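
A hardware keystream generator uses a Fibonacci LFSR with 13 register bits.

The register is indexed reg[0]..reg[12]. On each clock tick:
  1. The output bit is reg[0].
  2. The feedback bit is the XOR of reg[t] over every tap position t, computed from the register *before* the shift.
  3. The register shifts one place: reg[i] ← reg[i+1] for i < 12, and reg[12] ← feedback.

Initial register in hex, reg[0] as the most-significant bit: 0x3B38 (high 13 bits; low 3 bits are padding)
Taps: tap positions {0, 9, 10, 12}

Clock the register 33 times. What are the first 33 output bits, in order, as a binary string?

001110110011100110100101110011111

tick  register→output (feedback)
  0  0011101100111→0 (0)
  1  0111011001110→0 (0)
  2  1110110011100→1 (1)
  3  1101100111001→1 (1)
  4  1011001110011→1 (0)
  5  0110011100110→0 (1)
  6  1100111001101→1 (0)
  7  1001110011010→1 (0)
  8  0011100110100→0 (1)
  9  0111001101001→0 (0)
 10  1110011010010→1 (1)
 11  1100110100101→1 (1)
 12  1001101001011→1 (1)
 13  0011010010111→0 (0)
 14  0110100101110→0 (0)
 15  1101001011100→1 (1)
 16  1010010111001→1 (1)
 17  0100101110011→0 (1)
 18  1001011100111→1 (1)
 19  0010111001111→0 (1)
 20  0101110011111→0 (1)
 21  1011100111111→1 (0)
 22  0111001111110→0 (0)
 23  1110011111100→1 (1)
 24  1100111111001→1 (1)
 25  1001111110011→1 (0)
 26  0011111100110→0 (1)
 27  0111111001101→0 (1)
 28  1111110011011→1 (1)
 29  1111100110111→1 (1)
 30  1111001101111→1 (0)
 31  1110011011110→1 (1)
 32  1100110111101→1 (0)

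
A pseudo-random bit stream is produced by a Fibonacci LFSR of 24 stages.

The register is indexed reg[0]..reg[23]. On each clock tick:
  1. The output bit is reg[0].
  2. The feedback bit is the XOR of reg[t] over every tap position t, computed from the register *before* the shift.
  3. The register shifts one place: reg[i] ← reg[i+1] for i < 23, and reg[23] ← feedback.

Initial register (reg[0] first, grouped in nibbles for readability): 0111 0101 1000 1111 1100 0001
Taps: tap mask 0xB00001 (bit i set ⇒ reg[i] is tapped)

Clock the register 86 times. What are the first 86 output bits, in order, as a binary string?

01110101100011111100000110010100011110100011100111011100001010010000111101111000110101

k : reg_k → out_k, fb_k
0: 011101011000111111000001 → 0, fb=1
1: 111010110001111110000011 → 1, fb=0
2: 110101100011111100000110 → 1, fb=0
3: 101011000111111000001100 → 1, fb=1
4: 010110001111110000011001 → 0, fb=0
5: 101100011111100000110010 → 1, fb=1
6: 011000111111000001100101 → 0, fb=0
7: 110001111110000011001010 → 1, fb=0
8: 100011111100000110010100 → 1, fb=0
9: 000111111000001100101000 → 0, fb=1
10: 001111110000011001010001 → 0, fb=1
11: 011111100000110010100011 → 0, fb=1
12: 111111000001100101000111 → 1, fb=1
13: 111110000011001010001111 → 1, fb=0
14: 111100000110010100011110 → 1, fb=1
15: 111000001100101000111101 → 1, fb=0
16: 110000011001010001111010 → 1, fb=0
17: 100000110010100011110100 → 1, fb=0
18: 000001100101000111101000 → 0, fb=1
19: 000011001010001111010001 → 0, fb=1
20: 000110010100011110100011 → 0, fb=1
21: 001100101000111101000111 → 0, fb=0
22: 011001010001111010001110 → 0, fb=0
23: 110010100011110100011100 → 1, fb=1
24: 100101000111101000111001 → 1, fb=1
25: 001010001111010001110011 → 0, fb=1
26: 010100011110100011100111 → 0, fb=0
27: 101000111101000111001110 → 1, fb=1
28: 010001111010001110011101 → 0, fb=1
29: 100011110100011100111011 → 1, fb=1
30: 000111101000111001110111 → 0, fb=0
31: 001111010001110011101110 → 0, fb=0
32: 011110100011100111011100 → 0, fb=0
33: 111101000111001110111000 → 1, fb=0
34: 111010001110011101110000 → 1, fb=1
35: 110100011100111011100001 → 1, fb=0
36: 101000111001110111000010 → 1, fb=1
37: 010001110011101110000101 → 0, fb=0
38: 100011100111011100001010 → 1, fb=0
39: 000111001110111000010100 → 0, fb=1
40: 001110011101110000101001 → 0, fb=0
41: 011100111011100001010010 → 0, fb=0
42: 111001110111000010100100 → 1, fb=0
43: 110011101110000101001000 → 1, fb=0
44: 100111011100001010010000 → 1, fb=1
45: 001110111000010100100001 → 0, fb=1
46: 011101110000101001000011 → 0, fb=1
47: 111011100001010010000111 → 1, fb=1
48: 110111000010100100001111 → 1, fb=0
49: 101110000101001000011110 → 1, fb=1
50: 011100001010010000111101 → 0, fb=1
51: 111000010100100001111011 → 1, fb=1
52: 110000101001000011110111 → 1, fb=1
53: 100001010010000111101111 → 1, fb=0
54: 000010100100001111011110 → 0, fb=0
55: 000101001000011110111100 → 0, fb=0
56: 001010010000111101111000 → 0, fb=1
57: 010100100001111011110001 → 0, fb=1
58: 101001000011110111100011 → 1, fb=0
59: 010010000111101111000110 → 0, fb=1
60: 100100001111011110001101 → 1, fb=0
61: 001000011110111100011010 → 0, fb=1
62: 010000111101111000110101 → 0, fb=0
63: 100001111011110001101010 → 1, fb=0
64: 000011110111100011010100 → 0, fb=1
65: 000111101111000110101001 → 0, fb=0
66: 001111011110001101010010 → 0, fb=0
67: 011110111100011010100100 → 0, fb=1
68: 111101111000110101001001 → 1, fb=1
69: 111011110001101010010011 → 1, fb=0
70: 110111100011010100100110 → 1, fb=0
71: 101111000110101001001100 → 1, fb=1
72: 011110001101010010011001 → 0, fb=0
73: 111100011010100100110010 → 1, fb=1
74: 111000110101001001100101 → 1, fb=1
75: 110001101010010011001011 → 1, fb=1
76: 100011010100100110010111 → 1, fb=1
77: 000110101001001100101111 → 0, fb=1
78: 001101010010011001011111 → 0, fb=1
79: 011010100100110010111111 → 0, fb=1
80: 110101001001100101111111 → 1, fb=0
81: 101010010011001011111110 → 1, fb=1
82: 010100100110010111111101 → 0, fb=1
83: 101001001100101111111011 → 1, fb=1
84: 010010011001011111110111 → 0, fb=0
85: 100100110010111111101110 → 1, fb=1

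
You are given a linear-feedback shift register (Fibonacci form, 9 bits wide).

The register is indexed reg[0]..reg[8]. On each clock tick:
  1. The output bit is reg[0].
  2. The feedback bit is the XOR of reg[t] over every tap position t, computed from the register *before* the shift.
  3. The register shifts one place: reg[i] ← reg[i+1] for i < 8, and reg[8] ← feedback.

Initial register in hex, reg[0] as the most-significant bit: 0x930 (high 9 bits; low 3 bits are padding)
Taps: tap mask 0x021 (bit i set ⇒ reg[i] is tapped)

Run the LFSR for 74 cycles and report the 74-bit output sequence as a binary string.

10010011011111100101101010000101000100111011001011110110000110101010011100

step | reg (before) | out | fb
   0 | 100100110 | 1 | 1
   1 | 001001101 | 0 | 1
   2 | 010011011 | 0 | 1
   3 | 100110111 | 1 | 1
   4 | 001101111 | 0 | 1
   5 | 011011111 | 0 | 1
   6 | 110111111 | 1 | 0
   7 | 101111110 | 1 | 0
   8 | 011111100 | 0 | 1
   9 | 111111001 | 1 | 0
  10 | 111110010 | 1 | 1
  11 | 111100101 | 1 | 1
  12 | 111001011 | 1 | 0
  13 | 110010110 | 1 | 1
  14 | 100101101 | 1 | 0
  15 | 001011010 | 0 | 1
  16 | 010110101 | 0 | 0
  17 | 101101010 | 1 | 0
  18 | 011010100 | 0 | 0
  19 | 110101000 | 1 | 0
  20 | 101010000 | 1 | 1
  21 | 010100001 | 0 | 0
  22 | 101000010 | 1 | 1
  23 | 010000101 | 0 | 0
  24 | 100001010 | 1 | 0
  25 | 000010100 | 0 | 0
  26 | 000101000 | 0 | 1
  27 | 001010001 | 0 | 0
  28 | 010100010 | 0 | 0
  29 | 101000100 | 1 | 1
  30 | 010001001 | 0 | 1
  31 | 100010011 | 1 | 1
  32 | 000100111 | 0 | 0
  33 | 001001110 | 0 | 1
  34 | 010011101 | 0 | 1
  35 | 100111011 | 1 | 0
  36 | 001110110 | 0 | 0
  37 | 011101100 | 0 | 1
  38 | 111011001 | 1 | 0
  39 | 110110010 | 1 | 1
  40 | 101100101 | 1 | 1
  41 | 011001011 | 0 | 1
  42 | 110010111 | 1 | 1
  43 | 100101111 | 1 | 0
  44 | 001011110 | 0 | 1
  45 | 010111101 | 0 | 1
  46 | 101111011 | 1 | 0
  47 | 011110110 | 0 | 0
  48 | 111101100 | 1 | 0
  49 | 111011000 | 1 | 0
  50 | 110110000 | 1 | 1
  51 | 101100001 | 1 | 1
  52 | 011000011 | 0 | 0
  53 | 110000110 | 1 | 1
  54 | 100001101 | 1 | 0
  55 | 000011010 | 0 | 1
  56 | 000110101 | 0 | 0
  57 | 001101010 | 0 | 1
  58 | 011010101 | 0 | 0
  59 | 110101010 | 1 | 0
  60 | 101010100 | 1 | 1
  61 | 010101001 | 0 | 1
  62 | 101010011 | 1 | 1
  63 | 010100111 | 0 | 0
  64 | 101001110 | 1 | 0
  65 | 010011100 | 0 | 1
  66 | 100111001 | 1 | 0
  67 | 001110010 | 0 | 0
  68 | 011100100 | 0 | 0
  69 | 111001000 | 1 | 0
  70 | 110010000 | 1 | 1
  71 | 100100001 | 1 | 1
  72 | 001000011 | 0 | 0
  73 | 010000110 | 0 | 0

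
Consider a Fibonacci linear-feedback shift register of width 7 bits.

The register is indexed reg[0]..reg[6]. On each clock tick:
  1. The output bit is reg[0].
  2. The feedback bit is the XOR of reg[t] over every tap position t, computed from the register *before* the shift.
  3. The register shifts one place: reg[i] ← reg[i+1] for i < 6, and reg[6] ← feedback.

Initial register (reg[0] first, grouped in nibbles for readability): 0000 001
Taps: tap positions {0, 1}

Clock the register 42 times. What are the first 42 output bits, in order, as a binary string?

000000100000110000101000111100100010110011

k : reg_k → out_k, fb_k
0: 0000001 → 0, fb=0
1: 0000010 → 0, fb=0
2: 0000100 → 0, fb=0
3: 0001000 → 0, fb=0
4: 0010000 → 0, fb=0
5: 0100000 → 0, fb=1
6: 1000001 → 1, fb=1
7: 0000011 → 0, fb=0
8: 0000110 → 0, fb=0
9: 0001100 → 0, fb=0
10: 0011000 → 0, fb=0
11: 0110000 → 0, fb=1
12: 1100001 → 1, fb=0
13: 1000010 → 1, fb=1
14: 0000101 → 0, fb=0
15: 0001010 → 0, fb=0
16: 0010100 → 0, fb=0
17: 0101000 → 0, fb=1
18: 1010001 → 1, fb=1
19: 0100011 → 0, fb=1
20: 1000111 → 1, fb=1
21: 0001111 → 0, fb=0
22: 0011110 → 0, fb=0
23: 0111100 → 0, fb=1
24: 1111001 → 1, fb=0
25: 1110010 → 1, fb=0
26: 1100100 → 1, fb=0
27: 1001000 → 1, fb=1
28: 0010001 → 0, fb=0
29: 0100010 → 0, fb=1
30: 1000101 → 1, fb=1
31: 0001011 → 0, fb=0
32: 0010110 → 0, fb=0
33: 0101100 → 0, fb=1
34: 1011001 → 1, fb=1
35: 0110011 → 0, fb=1
36: 1100111 → 1, fb=0
37: 1001110 → 1, fb=1
38: 0011101 → 0, fb=0
39: 0111010 → 0, fb=1
40: 1110101 → 1, fb=0
41: 1101010 → 1, fb=0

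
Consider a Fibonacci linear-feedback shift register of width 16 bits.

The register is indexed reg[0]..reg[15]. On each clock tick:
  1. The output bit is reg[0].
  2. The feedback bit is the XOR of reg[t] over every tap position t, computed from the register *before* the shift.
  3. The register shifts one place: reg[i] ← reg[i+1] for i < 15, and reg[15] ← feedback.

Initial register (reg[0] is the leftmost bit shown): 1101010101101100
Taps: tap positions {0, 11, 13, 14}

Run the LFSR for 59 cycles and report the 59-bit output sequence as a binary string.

k : reg_k → out_k, fb_k
0: 1101010101101100 → 1, fb=0
1: 1010101011011000 → 1, fb=0
2: 0101010110110000 → 0, fb=1
3: 1010101101100001 → 1, fb=1
4: 0101011011000011 → 0, fb=1
5: 1010110110000111 → 1, fb=1
6: 0101101100001111 → 0, fb=0
7: 1011011000011110 → 1, fb=0
8: 0110110000111100 → 0, fb=0
9: 1101100001111000 → 1, fb=0
10: 1011000011110000 → 1, fb=0
11: 0110000111100000 → 0, fb=0
12: 1100001111000000 → 1, fb=1
13: 1000011110000001 → 1, fb=1
14: 0000111100000011 → 0, fb=1
15: 0001111000000111 → 0, fb=0
16: 0011110000001110 → 0, fb=0
17: 0111100000011100 → 0, fb=0
18: 1111000000111000 → 1, fb=0
19: 1110000001110000 → 1, fb=0
20: 1100000011100000 → 1, fb=1
21: 1000000111000001 → 1, fb=1
22: 0000001110000011 → 0, fb=1
23: 0000011100000111 → 0, fb=0
24: 0000111000001110 → 0, fb=0
25: 0001110000011100 → 0, fb=0
26: 0011100000111000 → 0, fb=1
27: 0111000001110001 → 0, fb=1
28: 1110000011100011 → 1, fb=0
29: 1100000111000110 → 1, fb=1
30: 1000001110001101 → 1, fb=0
31: 0000011100011010 → 0, fb=0
32: 0000111000110100 → 0, fb=0
33: 0001110001101000 → 0, fb=0
34: 0011100011010000 → 0, fb=1
35: 0111000110100001 → 0, fb=0
36: 1110001101000010 → 1, fb=0
37: 1100011010000100 → 1, fb=0
38: 1000110100001000 → 1, fb=1
39: 0001101000010001 → 0, fb=1
40: 0011010000100011 → 0, fb=1
41: 0110100001000111 → 0, fb=0
42: 1101000010001110 → 1, fb=1
43: 1010000100011101 → 1, fb=1
44: 0100001000111011 → 0, fb=0
45: 1000010001110110 → 1, fb=0
46: 0000100011101100 → 0, fb=1
47: 0001000111011001 → 0, fb=1
48: 0010001110110011 → 0, fb=0
49: 0100011101100110 → 0, fb=0
50: 1000111011001100 → 1, fb=0
51: 0001110110011000 → 0, fb=1
52: 0011101100110001 → 0, fb=1
53: 0111011001100011 → 0, fb=1
54: 1110110011000111 → 1, fb=1
55: 1101100110001111 → 1, fb=1
56: 1011001100011111 → 1, fb=0
57: 0110011000111110 → 0, fb=1
58: 1100110001111101 → 1, fb=1

11010101011011000011110000001110000011100011010000100011101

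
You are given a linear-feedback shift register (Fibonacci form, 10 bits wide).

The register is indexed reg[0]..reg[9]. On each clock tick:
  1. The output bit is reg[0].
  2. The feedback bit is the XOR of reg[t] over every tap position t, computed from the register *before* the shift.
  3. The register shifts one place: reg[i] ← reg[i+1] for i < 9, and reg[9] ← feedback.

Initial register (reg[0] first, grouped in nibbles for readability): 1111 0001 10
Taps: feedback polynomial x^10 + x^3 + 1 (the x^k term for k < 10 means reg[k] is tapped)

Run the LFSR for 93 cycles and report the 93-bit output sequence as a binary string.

111100011001111101011001011001001001000000000100000010010001000001100100110100001001010100001

k : reg_k → out_k, fb_k
0: 1111000110 → 1, fb=0
1: 1110001100 → 1, fb=1
2: 1100011001 → 1, fb=1
3: 1000110011 → 1, fb=1
4: 0001100111 → 0, fb=1
5: 0011001111 → 0, fb=1
6: 0110011111 → 0, fb=0
7: 1100111110 → 1, fb=1
8: 1001111101 → 1, fb=0
9: 0011111010 → 0, fb=1
10: 0111110101 → 0, fb=1
11: 1111101011 → 1, fb=0
12: 1111010110 → 1, fb=0
13: 1110101100 → 1, fb=1
14: 1101011001 → 1, fb=0
15: 1010110010 → 1, fb=1
16: 0101100101 → 0, fb=1
17: 1011001011 → 1, fb=0
18: 0110010110 → 0, fb=0
19: 1100101100 → 1, fb=1
20: 1001011001 → 1, fb=0
21: 0010110010 → 0, fb=0
22: 0101100100 → 0, fb=1
23: 1011001001 → 1, fb=0
24: 0110010010 → 0, fb=0
25: 1100100100 → 1, fb=1
26: 1001001001 → 1, fb=0
27: 0010010010 → 0, fb=0
28: 0100100100 → 0, fb=0
29: 1001001000 → 1, fb=0
30: 0010010000 → 0, fb=0
31: 0100100000 → 0, fb=0
32: 1001000000 → 1, fb=0
33: 0010000000 → 0, fb=0
34: 0100000000 → 0, fb=0
35: 1000000000 → 1, fb=1
36: 0000000001 → 0, fb=0
37: 0000000010 → 0, fb=0
38: 0000000100 → 0, fb=0
39: 0000001000 → 0, fb=0
40: 0000010000 → 0, fb=0
41: 0000100000 → 0, fb=0
42: 0001000000 → 0, fb=1
43: 0010000001 → 0, fb=0
44: 0100000010 → 0, fb=0
45: 1000000100 → 1, fb=1
46: 0000001001 → 0, fb=0
47: 0000010010 → 0, fb=0
48: 0000100100 → 0, fb=0
49: 0001001000 → 0, fb=1
50: 0010010001 → 0, fb=0
51: 0100100010 → 0, fb=0
52: 1001000100 → 1, fb=0
53: 0010001000 → 0, fb=0
54: 0100010000 → 0, fb=0
55: 1000100000 → 1, fb=1
56: 0001000001 → 0, fb=1
57: 0010000011 → 0, fb=0
58: 0100000110 → 0, fb=0
59: 1000001100 → 1, fb=1
60: 0000011001 → 0, fb=0
61: 0000110010 → 0, fb=0
62: 0001100100 → 0, fb=1
63: 0011001001 → 0, fb=1
64: 0110010011 → 0, fb=0
65: 1100100110 → 1, fb=1
66: 1001001101 → 1, fb=0
67: 0010011010 → 0, fb=0
68: 0100110100 → 0, fb=0
69: 1001101000 → 1, fb=0
70: 0011010000 → 0, fb=1
71: 0110100001 → 0, fb=0
72: 1101000010 → 1, fb=0
73: 1010000100 → 1, fb=1
74: 0100001001 → 0, fb=0
75: 1000010010 → 1, fb=1
76: 0000100101 → 0, fb=0
77: 0001001010 → 0, fb=1
78: 0010010101 → 0, fb=0
79: 0100101010 → 0, fb=0
80: 1001010100 → 1, fb=0
81: 0010101000 → 0, fb=0
82: 0101010000 → 0, fb=1
83: 1010100001 → 1, fb=1
84: 0101000011 → 0, fb=1
85: 1010000111 → 1, fb=1
86: 0100001111 → 0, fb=0
87: 1000011110 → 1, fb=1
88: 0000111101 → 0, fb=0
89: 0001111010 → 0, fb=1
90: 0011110101 → 0, fb=1
91: 0111101011 → 0, fb=1
92: 1111010111 → 1, fb=0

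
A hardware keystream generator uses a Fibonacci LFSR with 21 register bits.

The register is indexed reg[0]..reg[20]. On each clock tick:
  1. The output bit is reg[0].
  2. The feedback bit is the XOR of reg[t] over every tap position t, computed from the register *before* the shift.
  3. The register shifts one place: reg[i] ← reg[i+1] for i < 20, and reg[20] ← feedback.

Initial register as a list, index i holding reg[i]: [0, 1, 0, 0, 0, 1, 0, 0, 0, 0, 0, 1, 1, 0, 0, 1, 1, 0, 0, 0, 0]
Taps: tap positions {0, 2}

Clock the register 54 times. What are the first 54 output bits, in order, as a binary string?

010001000001100110000010101000111111110001000001011000

k : reg_k → out_k, fb_k
0: 010001000001100110000 → 0, fb=0
1: 100010000011001100000 → 1, fb=1
2: 000100000110011000001 → 0, fb=0
3: 001000001100110000010 → 0, fb=1
4: 010000011001100000101 → 0, fb=0
5: 100000110011000001010 → 1, fb=1
6: 000001100110000010101 → 0, fb=0
7: 000011001100000101010 → 0, fb=0
8: 000110011000001010100 → 0, fb=0
9: 001100110000010101000 → 0, fb=1
10: 011001100000101010001 → 0, fb=1
11: 110011000001010100011 → 1, fb=1
12: 100110000010101000111 → 1, fb=1
13: 001100000101010001111 → 0, fb=1
14: 011000001010100011111 → 0, fb=1
15: 110000010101000111111 → 1, fb=1
16: 100000101010001111111 → 1, fb=1
17: 000001010100011111111 → 0, fb=0
18: 000010101000111111110 → 0, fb=0
19: 000101010001111111100 → 0, fb=0
20: 001010100011111111000 → 0, fb=1
21: 010101000111111110001 → 0, fb=0
22: 101010001111111100010 → 1, fb=0
23: 010100011111111000100 → 0, fb=0
24: 101000111111110001000 → 1, fb=0
25: 010001111111100010000 → 0, fb=0
26: 100011111111000100000 → 1, fb=1
27: 000111111110001000001 → 0, fb=0
28: 001111111100010000010 → 0, fb=1
29: 011111111000100000101 → 0, fb=1
30: 111111110001000001011 → 1, fb=0
31: 111111100010000010110 → 1, fb=0
32: 111111000100000101100 → 1, fb=0
33: 111110001000001011000 → 1, fb=0
34: 111100010000010110000 → 1, fb=0
35: 111000100000101100000 → 1, fb=0
36: 110001000001011000000 → 1, fb=1
37: 100010000010110000001 → 1, fb=1
38: 000100000101100000011 → 0, fb=0
39: 001000001011000000110 → 0, fb=1
40: 010000010110000001101 → 0, fb=0
41: 100000101100000011010 → 1, fb=1
42: 000001011000000110101 → 0, fb=0
43: 000010110000001101010 → 0, fb=0
44: 000101100000011010100 → 0, fb=0
45: 001011000000110101000 → 0, fb=1
46: 010110000001101010001 → 0, fb=0
47: 101100000011010100010 → 1, fb=0
48: 011000000110101000100 → 0, fb=1
49: 110000001101010001001 → 1, fb=1
50: 100000011010100010011 → 1, fb=1
51: 000000110101000100111 → 0, fb=0
52: 000001101010001001110 → 0, fb=0
53: 000011010100010011100 → 0, fb=0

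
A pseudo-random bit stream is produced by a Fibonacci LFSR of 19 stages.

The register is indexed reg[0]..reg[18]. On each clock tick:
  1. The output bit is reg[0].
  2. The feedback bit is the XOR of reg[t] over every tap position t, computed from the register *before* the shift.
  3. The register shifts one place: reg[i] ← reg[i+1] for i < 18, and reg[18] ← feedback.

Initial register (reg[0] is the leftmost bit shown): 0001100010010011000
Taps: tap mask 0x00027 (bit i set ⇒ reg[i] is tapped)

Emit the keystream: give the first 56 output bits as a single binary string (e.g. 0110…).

k : reg_k → out_k, fb_k
0: 0001100010010011000 → 0, fb=0
1: 0011000100100110000 → 0, fb=1
2: 0110001001001100001 → 0, fb=0
3: 1100010010011000010 → 1, fb=1
4: 1000100100110000101 → 1, fb=1
5: 0001001001100001011 → 0, fb=0
6: 0010010011000010110 → 0, fb=0
7: 0100100110000101100 → 0, fb=1
8: 1001001100001011001 → 1, fb=1
9: 0010011000010110011 → 0, fb=0
10: 0100110000101100110 → 0, fb=0
11: 1001100001011001100 → 1, fb=1
12: 0011000010110011001 → 0, fb=1
13: 0110000101100110011 → 0, fb=0
14: 1100001011001100110 → 1, fb=0
15: 1000010110011001100 → 1, fb=0
16: 0000101100110011000 → 0, fb=0
17: 0001011001100110000 → 0, fb=1
18: 0010110011001100001 → 0, fb=0
19: 0101100110011000010 → 0, fb=1
20: 1011001100110000101 → 1, fb=0
21: 0110011001100001010 → 0, fb=1
22: 1100110011000010101 → 1, fb=1
23: 1001100110000101011 → 1, fb=1
24: 0011001100001010111 → 0, fb=1
25: 0110011000010101111 → 0, fb=1
26: 1100110000101011111 → 1, fb=1
27: 1001100001010111111 → 1, fb=1
28: 0011000010101111111 → 0, fb=1
29: 0110000101011111111 → 0, fb=0
30: 1100001010111111110 → 1, fb=0
31: 1000010101111111100 → 1, fb=0
32: 0000101011111111000 → 0, fb=0
33: 0001010111111110000 → 0, fb=1
34: 0010101111111100001 → 0, fb=1
35: 0101011111111000011 → 0, fb=0
36: 1010111111110000110 → 1, fb=1
37: 0101111111100001101 → 0, fb=0
38: 1011111111000011010 → 1, fb=1
39: 0111111110000110101 → 0, fb=1
40: 1111111100001101011 → 1, fb=0
41: 1111111000011010110 → 1, fb=0
42: 1111110000110101100 → 1, fb=0
43: 1111100001101011000 → 1, fb=1
44: 1111000011010110001 → 1, fb=1
45: 1110000110101100011 → 1, fb=1
46: 1100001101011000111 → 1, fb=0
47: 1000011010110001110 → 1, fb=0
48: 0000110101100011100 → 0, fb=1
49: 0001101011000111001 → 0, fb=0
50: 0011010110001110010 → 0, fb=0
51: 0110101100011100100 → 0, fb=0
52: 1101011000111001000 → 1, fb=1
53: 1010110001110010001 → 1, fb=1
54: 0101100011100100011 → 0, fb=1
55: 1011000111001000111 → 1, fb=0

00011000100100110000101100110011000010101111111100001101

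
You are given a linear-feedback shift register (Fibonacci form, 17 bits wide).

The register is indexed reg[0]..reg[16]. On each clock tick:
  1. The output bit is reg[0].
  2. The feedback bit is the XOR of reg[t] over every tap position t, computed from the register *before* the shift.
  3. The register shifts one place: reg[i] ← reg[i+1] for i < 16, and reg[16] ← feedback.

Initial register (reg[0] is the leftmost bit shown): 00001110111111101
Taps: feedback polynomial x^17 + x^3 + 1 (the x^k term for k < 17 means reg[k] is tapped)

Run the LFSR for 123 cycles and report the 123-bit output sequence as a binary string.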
============
**Work order**
In the listing above, find the line holding "reg[16] ← feedback." and the line holding "Taps: feedback polynomial x^17", then output those two lines and every line between them exactly.

**Result for this exercise**
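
  3. The register shifts one place: reg[i] ← reg[i+1] for i < 16, and reg[16] ← feedback.

Initial register (reg[0] is the leftmost bit shown): 00001110111111101
Taps: feedback polynomial x^17 + x^3 + 1 (the x^k term for k < 17 means reg[k] is tapped)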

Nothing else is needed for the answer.